- **YOUR INSTRUCTIONS**
Transcribe exactly the line that contains "Find Young's modulus" and every line after it through the end of the records, with nothing else.
┌─ SUPPLIED DATA
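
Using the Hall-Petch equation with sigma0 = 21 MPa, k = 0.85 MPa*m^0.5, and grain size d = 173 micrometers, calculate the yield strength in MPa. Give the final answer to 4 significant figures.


sigma_y = sigma0 + k / sqrt(d)
d = 173 um = 1.73e-04 m
sigma_y = 21 + 0.85 / sqrt(1.73e-04)
sigma_y = 85.62 MPa


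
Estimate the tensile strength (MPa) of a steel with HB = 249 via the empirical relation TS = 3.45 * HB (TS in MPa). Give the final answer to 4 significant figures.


TS (MPa) = 3.45 * HB
TS = 3.45 * 249
TS = 859.1 MPa


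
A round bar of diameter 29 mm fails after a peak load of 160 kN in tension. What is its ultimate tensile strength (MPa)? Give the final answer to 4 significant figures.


A0 = pi*(d/2)^2 = pi*(29/2)^2 = 660.52 mm^2
UTS = F_max / A0 = 160*1000 / 660.52
UTS = 242.2 MPa


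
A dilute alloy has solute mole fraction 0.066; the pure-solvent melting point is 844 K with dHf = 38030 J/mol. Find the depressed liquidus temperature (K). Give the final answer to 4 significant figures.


dT = R*Tm^2*x / dHf
dT = 8.314 * 844^2 * 0.066 / 38030
dT = 10.2781 K
T_new = 844 - 10.2781 = 833.7 K


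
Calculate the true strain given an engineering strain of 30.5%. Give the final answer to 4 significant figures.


epsilon_true = ln(1 + epsilon_eng)
epsilon_true = ln(1 + 0.305)
epsilon_true = 0.2662


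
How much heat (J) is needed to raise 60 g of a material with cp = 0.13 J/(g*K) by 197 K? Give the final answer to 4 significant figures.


Q = m * cp * dT
Q = 60 * 0.13 * 197
Q = 1537 J


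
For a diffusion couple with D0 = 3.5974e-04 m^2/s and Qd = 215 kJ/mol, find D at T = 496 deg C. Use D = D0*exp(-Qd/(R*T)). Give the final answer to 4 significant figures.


D = D0 * exp(-Qd / (R*T))
T = 769.15 K
D = 3.5974e-04 * exp(-215e3 / (8.314 * 769.15))
D = 9.002e-19 m^2/s


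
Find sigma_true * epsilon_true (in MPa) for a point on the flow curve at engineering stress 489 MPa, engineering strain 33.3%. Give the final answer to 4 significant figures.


sigma_true = sigma_eng * (1 + epsilon_eng)
sigma_true = 489 * (1 + 0.333) = 651.837 MPa
epsilon_true = ln(1 + epsilon_eng)
epsilon_true = ln(1 + 0.333) = 0.287432
sigma_true * epsilon_true = 651.837 * 0.287432 = 187.4 MPa


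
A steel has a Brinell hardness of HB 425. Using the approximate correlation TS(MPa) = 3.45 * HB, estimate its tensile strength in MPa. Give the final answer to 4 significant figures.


TS (MPa) = 3.45 * HB
TS = 3.45 * 425
TS = 1466 MPa


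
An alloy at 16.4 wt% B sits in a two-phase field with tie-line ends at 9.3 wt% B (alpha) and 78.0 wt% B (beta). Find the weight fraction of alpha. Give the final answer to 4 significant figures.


f_alpha = (C_beta - C0) / (C_beta - C_alpha)
f_alpha = (78.0 - 16.4) / (78.0 - 9.3)
f_alpha = 0.8967


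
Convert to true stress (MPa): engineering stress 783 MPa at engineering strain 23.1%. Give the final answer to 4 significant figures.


sigma_true = sigma_eng * (1 + epsilon_eng)
sigma_true = 783 * (1 + 0.231)
sigma_true = 963.9 MPa


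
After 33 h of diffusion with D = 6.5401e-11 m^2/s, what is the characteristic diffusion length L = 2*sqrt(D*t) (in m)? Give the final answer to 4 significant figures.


t = 33 hr = 118800 s
Diffusion length = 2*sqrt(D*t)
= 2*sqrt(6.5401e-11 * 118800)
= 5.575e-03 m


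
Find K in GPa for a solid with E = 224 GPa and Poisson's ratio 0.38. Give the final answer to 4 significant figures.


K = E / (3*(1-2*nu))
K = 224 / (3*(1-2*0.38))
K = 311.1 GPa


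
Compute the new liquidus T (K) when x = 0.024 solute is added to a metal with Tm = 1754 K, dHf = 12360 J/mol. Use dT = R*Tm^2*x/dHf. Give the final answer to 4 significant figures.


dT = R*Tm^2*x / dHf
dT = 8.314 * 1754^2 * 0.024 / 12360
dT = 49.6663 K
T_new = 1754 - 49.6663 = 1704 K


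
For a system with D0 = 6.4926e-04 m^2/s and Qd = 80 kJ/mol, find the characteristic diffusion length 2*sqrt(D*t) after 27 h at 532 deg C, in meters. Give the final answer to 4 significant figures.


Step 1: D = D0 * exp(-Qd/(R*T))
T = 805.15 K
D = 6.4926e-04 * exp(-80e3 / (8.314 * 805.15)) = 4.18965e-09 m^2/s
Step 2: L = 2*sqrt(D*t)
t = 27 h = 97200 s
L = 2*sqrt(4.18965e-09 * 97200) = 0.04036 m


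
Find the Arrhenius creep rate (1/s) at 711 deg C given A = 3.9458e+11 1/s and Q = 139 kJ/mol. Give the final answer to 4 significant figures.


rate = A * exp(-Q / (R*T))
T = 711 + 273.15 = 984.15 K
rate = 3.9458e+11 * exp(-139e3 / (8.314 * 984.15))
rate = 16530 1/s


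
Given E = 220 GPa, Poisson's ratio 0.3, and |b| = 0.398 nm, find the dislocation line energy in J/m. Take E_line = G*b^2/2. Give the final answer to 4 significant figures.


Step 1: G = E / (2*(1+nu))
G = 220 / (2*(1+0.3)) = 84.6154 GPa = 8.46154e+10 Pa
Step 2: E_line = G*b^2/2
b = 0.398 nm = 3.98e-10 m
E_line = 0.5 * 8.46154e+10 * (3.98e-10)^2 = 6.702e-09 J/m


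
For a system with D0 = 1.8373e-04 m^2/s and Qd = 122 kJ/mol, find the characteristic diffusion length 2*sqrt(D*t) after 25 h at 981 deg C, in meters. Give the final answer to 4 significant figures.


Step 1: D = D0 * exp(-Qd/(R*T))
T = 1254.15 K
D = 1.8373e-04 * exp(-122e3 / (8.314 * 1254.15)) = 1.52323e-09 m^2/s
Step 2: L = 2*sqrt(D*t)
t = 25 h = 90000 s
L = 2*sqrt(1.52323e-09 * 90000) = 0.02342 m


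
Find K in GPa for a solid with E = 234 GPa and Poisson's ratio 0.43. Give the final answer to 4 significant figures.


K = E / (3*(1-2*nu))
K = 234 / (3*(1-2*0.43))
K = 557.1 GPa


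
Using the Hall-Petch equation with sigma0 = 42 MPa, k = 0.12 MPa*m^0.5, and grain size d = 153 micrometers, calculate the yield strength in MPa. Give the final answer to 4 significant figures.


sigma_y = sigma0 + k / sqrt(d)
d = 153 um = 1.53e-04 m
sigma_y = 42 + 0.12 / sqrt(1.53e-04)
sigma_y = 51.7 MPa


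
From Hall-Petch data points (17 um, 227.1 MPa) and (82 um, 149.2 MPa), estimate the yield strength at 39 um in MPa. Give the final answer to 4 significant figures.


sigma_y = sigma0 + k / sqrt(d)
1/sqrt(d1) = 1/sqrt(1.7e-05) = 242.536;  1/sqrt(d2) = 110.432
k = (sigma1 - sigma2) / (1/sqrt(d1) - 1/sqrt(d2)) = (227.1 - 149.2) / (242.536 - 110.432) = 0.589686 MPa*m^0.5
sigma0 = sigma1 - k/sqrt(d1) = 227.1 - 0.589686*242.536 = 84.08 MPa
sigma_y(d3) = 84.08 + 0.589686 / sqrt(3.9e-05) = 178.5 MPa


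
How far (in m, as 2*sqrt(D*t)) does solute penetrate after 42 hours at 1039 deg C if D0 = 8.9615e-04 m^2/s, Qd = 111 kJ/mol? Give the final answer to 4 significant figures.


Step 1: D = D0 * exp(-Qd/(R*T))
T = 1312.15 K
D = 8.9615e-04 * exp(-111e3 / (8.314 * 1312.15)) = 3.41574e-08 m^2/s
Step 2: L = 2*sqrt(D*t)
t = 42 h = 151200 s
L = 2*sqrt(3.41574e-08 * 151200) = 0.1437 m


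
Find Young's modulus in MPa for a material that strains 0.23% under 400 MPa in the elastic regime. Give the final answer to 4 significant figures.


E = sigma / epsilon
epsilon = 0.23% = 2.3e-03
E = 400 / 2.3e-03
E = 173900 MPa


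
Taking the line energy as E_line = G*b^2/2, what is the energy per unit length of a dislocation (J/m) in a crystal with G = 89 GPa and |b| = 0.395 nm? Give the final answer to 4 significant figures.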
└─
- **EXERCISE RESPONSE**
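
Find Young's modulus in MPa for a material that strains 0.23% under 400 MPa in the elastic regime. Give the final answer to 4 significant figures.


E = sigma / epsilon
epsilon = 0.23% = 2.3e-03
E = 400 / 2.3e-03
E = 173900 MPa


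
Taking the line energy as E_line = G*b^2/2, what is the energy per unit length of a dislocation (J/m) in a crystal with G = 89 GPa and |b| = 0.395 nm? Give the final answer to 4 significant figures.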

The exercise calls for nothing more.